[Collected data entries]
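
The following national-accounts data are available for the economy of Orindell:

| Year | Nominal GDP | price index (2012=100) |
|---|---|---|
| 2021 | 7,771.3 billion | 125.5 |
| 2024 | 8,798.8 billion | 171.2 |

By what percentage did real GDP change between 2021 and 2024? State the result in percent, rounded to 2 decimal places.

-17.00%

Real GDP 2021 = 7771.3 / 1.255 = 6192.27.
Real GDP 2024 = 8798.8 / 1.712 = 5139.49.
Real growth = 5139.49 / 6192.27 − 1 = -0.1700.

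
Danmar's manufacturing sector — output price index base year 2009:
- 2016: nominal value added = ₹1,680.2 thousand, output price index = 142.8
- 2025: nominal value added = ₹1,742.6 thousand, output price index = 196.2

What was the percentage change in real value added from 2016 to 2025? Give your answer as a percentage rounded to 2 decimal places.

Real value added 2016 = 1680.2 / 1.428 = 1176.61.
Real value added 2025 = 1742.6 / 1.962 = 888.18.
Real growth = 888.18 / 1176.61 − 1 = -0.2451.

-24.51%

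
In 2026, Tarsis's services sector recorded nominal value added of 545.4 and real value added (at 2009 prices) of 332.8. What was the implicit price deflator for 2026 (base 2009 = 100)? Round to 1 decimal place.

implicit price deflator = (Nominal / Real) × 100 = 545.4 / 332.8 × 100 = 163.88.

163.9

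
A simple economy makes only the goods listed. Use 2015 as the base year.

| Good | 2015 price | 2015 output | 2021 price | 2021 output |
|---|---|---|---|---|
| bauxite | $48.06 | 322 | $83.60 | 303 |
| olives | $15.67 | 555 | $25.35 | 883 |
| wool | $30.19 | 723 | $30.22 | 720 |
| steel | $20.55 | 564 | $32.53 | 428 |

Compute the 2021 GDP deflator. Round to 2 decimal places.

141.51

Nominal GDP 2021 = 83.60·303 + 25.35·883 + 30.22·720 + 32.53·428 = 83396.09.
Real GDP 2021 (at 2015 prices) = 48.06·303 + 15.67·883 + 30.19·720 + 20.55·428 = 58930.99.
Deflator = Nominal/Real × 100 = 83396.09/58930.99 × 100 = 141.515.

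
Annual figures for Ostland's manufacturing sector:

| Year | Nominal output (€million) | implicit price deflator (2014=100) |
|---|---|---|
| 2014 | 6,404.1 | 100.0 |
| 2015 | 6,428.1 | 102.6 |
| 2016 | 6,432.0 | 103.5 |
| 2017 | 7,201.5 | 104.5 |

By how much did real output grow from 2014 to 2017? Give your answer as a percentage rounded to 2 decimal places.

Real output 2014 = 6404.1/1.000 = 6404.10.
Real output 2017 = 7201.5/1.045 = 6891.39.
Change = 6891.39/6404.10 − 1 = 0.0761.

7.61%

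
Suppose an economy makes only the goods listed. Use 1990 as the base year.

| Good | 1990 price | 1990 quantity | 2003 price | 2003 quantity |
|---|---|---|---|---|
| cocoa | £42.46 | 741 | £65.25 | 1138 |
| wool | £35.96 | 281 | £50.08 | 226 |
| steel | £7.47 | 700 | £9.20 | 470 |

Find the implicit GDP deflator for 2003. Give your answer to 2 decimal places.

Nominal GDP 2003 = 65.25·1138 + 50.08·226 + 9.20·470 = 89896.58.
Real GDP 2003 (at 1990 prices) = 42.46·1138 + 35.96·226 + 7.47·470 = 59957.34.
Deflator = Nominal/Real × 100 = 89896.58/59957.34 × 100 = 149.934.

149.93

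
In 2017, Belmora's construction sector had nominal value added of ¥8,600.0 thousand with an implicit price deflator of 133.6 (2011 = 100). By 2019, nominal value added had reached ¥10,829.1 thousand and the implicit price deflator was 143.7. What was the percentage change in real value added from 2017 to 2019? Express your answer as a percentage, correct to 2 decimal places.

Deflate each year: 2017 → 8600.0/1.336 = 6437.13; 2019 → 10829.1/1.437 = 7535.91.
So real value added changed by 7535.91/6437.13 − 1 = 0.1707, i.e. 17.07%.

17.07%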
...
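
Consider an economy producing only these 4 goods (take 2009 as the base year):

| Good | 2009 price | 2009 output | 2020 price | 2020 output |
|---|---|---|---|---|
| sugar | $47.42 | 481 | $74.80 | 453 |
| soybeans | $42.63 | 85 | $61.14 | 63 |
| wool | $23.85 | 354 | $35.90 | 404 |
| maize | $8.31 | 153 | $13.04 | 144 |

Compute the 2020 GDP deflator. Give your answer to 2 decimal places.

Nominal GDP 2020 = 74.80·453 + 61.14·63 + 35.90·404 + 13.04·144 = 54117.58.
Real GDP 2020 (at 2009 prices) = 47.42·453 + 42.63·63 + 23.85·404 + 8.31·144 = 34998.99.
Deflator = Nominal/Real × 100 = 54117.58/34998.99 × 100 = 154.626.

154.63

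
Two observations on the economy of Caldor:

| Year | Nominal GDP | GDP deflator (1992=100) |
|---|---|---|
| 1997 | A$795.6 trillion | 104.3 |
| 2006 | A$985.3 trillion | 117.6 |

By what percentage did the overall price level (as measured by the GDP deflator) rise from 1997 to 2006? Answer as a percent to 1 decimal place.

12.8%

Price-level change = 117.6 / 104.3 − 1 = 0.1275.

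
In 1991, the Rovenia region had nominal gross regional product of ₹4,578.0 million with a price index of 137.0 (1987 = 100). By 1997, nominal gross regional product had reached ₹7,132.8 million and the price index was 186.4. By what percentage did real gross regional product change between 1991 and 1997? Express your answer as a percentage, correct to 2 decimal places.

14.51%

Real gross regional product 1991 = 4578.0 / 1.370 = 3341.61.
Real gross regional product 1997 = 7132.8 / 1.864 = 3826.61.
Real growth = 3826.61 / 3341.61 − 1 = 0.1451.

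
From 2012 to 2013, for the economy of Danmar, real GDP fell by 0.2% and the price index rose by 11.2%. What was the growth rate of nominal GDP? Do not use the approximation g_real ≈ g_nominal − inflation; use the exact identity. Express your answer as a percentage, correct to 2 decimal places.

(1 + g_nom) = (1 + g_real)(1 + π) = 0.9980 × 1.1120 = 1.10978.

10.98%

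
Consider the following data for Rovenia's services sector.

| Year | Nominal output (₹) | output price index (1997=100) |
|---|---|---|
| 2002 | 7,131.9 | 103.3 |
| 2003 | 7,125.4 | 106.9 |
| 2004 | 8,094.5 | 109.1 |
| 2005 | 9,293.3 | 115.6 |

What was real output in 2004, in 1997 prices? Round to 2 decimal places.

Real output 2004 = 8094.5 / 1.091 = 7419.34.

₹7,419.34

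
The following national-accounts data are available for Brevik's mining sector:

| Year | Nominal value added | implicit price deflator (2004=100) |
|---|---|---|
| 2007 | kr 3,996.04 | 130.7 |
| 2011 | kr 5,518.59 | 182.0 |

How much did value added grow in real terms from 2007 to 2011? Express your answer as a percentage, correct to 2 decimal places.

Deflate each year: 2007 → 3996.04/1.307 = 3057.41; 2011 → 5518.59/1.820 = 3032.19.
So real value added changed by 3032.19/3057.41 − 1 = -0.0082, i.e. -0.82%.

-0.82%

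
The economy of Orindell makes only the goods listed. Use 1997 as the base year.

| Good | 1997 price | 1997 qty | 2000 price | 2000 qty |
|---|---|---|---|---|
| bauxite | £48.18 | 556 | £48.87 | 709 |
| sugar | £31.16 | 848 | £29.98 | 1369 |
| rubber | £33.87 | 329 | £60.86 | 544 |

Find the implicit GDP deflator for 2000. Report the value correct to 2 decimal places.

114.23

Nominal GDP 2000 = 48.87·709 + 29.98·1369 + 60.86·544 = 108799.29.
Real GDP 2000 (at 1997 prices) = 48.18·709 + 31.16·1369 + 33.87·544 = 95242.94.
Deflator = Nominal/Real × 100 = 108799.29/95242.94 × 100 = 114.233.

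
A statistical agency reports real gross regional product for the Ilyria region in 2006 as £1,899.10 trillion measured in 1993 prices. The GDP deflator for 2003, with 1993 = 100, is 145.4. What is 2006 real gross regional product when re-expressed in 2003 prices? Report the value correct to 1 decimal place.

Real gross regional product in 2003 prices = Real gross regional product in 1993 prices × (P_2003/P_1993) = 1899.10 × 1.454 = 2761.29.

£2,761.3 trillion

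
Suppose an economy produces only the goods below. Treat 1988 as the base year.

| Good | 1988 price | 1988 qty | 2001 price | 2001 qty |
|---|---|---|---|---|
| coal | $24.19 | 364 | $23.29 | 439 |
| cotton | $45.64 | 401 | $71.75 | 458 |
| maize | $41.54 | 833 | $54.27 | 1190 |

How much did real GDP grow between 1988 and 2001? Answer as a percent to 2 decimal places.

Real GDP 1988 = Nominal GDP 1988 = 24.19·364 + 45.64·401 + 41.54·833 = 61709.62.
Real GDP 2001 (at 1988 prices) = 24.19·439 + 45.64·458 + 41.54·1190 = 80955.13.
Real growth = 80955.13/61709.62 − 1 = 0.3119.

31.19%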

• **Exercise brief**
Your answer should be the lines above, from the line containing "The following national-accounts data are available for the" up to and including the line containing "- 2025: nominal", reproduced exactly and with nothing else.

• **Response area**
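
The following national-accounts data are available for the economy of Orindell:

| Year | Nominal GDP | price index (2012=100) |
|---|---|---|
| 2021 | 7,771.3 billion | 125.5 |
| 2024 | 8,798.8 billion | 171.2 |

By what percentage did real GDP change between 2021 and 2024? State the result in percent, rounded to 2 decimal places.

-17.00%

Real GDP 2021 = 7771.3 / 1.255 = 6192.27.
Real GDP 2024 = 8798.8 / 1.712 = 5139.49.
Real growth = 5139.49 / 6192.27 − 1 = -0.1700.

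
Danmar's manufacturing sector — output price index base year 2009:
- 2016: nominal value added = ₹1,680.2 thousand, output price index = 142.8
- 2025: nominal value added = ₹1,742.6 thousand, output price index = 196.2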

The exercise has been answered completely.